● **Stored items**:
*** Block opens ***
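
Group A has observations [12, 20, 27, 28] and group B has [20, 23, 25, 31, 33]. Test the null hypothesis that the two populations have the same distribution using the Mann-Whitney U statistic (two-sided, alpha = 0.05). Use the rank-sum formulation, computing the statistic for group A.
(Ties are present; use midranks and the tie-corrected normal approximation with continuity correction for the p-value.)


Step 1: Combine and sort all 9 observations; assign midranks.
sorted (value, group): (12,X), (20,X), (20,Y), (23,Y), (25,Y), (27,X), (28,X), (31,Y), (33,Y)
ranks: 12->1, 20->2.5, 20->2.5, 23->4, 25->5, 27->6, 28->7, 31->8, 33->9
Step 2: Rank sum for X: R1 = 1 + 2.5 + 6 + 7 = 16.5.
Step 3: U_X = R1 - n1(n1+1)/2 = 16.5 - 4*5/2 = 16.5 - 10 = 6.5.
       U_Y = n1*n2 - U_X = 20 - 6.5 = 13.5.
Step 4: Ties are present, so use the tie-corrected normal approximation (with continuity correction) for the p-value.
Step 5: p-value = 0.460558; compare to alpha = 0.05. fail to reject H0.

U_X = 6.5, p = 0.460558, fail to reject H0 at alpha = 0.05.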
*** Block closes ***
● **Problem details**:
Set down, unchanged, the line that contains "(Ties are present;" together with every later line in the records, through the last one.

● **Solution to this task**:
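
(Ties are present; use midranks and the tie-corrected normal approximation with continuity correction for the p-value.)


Step 1: Combine and sort all 9 observations; assign midranks.
sorted (value, group): (12,X), (20,X), (20,Y), (23,Y), (25,Y), (27,X), (28,X), (31,Y), (33,Y)
ranks: 12->1, 20->2.5, 20->2.5, 23->4, 25->5, 27->6, 28->7, 31->8, 33->9
Step 2: Rank sum for X: R1 = 1 + 2.5 + 6 + 7 = 16.5.
Step 3: U_X = R1 - n1(n1+1)/2 = 16.5 - 4*5/2 = 16.5 - 10 = 6.5.
       U_Y = n1*n2 - U_X = 20 - 6.5 = 13.5.
Step 4: Ties are present, so use the tie-corrected normal approximation (with continuity correction) for the p-value.
Step 5: p-value = 0.460558; compare to alpha = 0.05. fail to reject H0.

U_X = 6.5, p = 0.460558, fail to reject H0 at alpha = 0.05.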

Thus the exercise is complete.